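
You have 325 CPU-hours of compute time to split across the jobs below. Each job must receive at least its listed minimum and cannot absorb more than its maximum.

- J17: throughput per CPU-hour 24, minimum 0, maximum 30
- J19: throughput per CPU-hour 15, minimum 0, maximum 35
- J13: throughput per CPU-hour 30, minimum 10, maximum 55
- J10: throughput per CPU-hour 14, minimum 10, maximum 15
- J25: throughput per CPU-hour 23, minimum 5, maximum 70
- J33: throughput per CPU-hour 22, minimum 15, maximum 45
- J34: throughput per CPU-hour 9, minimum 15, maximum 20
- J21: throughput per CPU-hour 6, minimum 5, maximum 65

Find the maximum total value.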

※

#### Try it
Every entry above must be returned word for word.

#### The answer
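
You have 325 CPU-hours of compute time to split across the jobs below. Each job must receive at least its listed minimum and cannot absorb more than its maximum.

- J17: throughput per CPU-hour 24, minimum 0, maximum 30
- J19: throughput per CPU-hour 15, minimum 0, maximum 35
- J13: throughput per CPU-hour 30, minimum 10, maximum 55
- J10: throughput per CPU-hour 14, minimum 10, maximum 15
- J25: throughput per CPU-hour 23, minimum 5, maximum 70
- J33: throughput per CPU-hour 22, minimum 15, maximum 45
- J34: throughput per CPU-hour 9, minimum 15, maximum 20
- J21: throughput per CPU-hour 6, minimum 5, maximum 65

Find the maximum total value.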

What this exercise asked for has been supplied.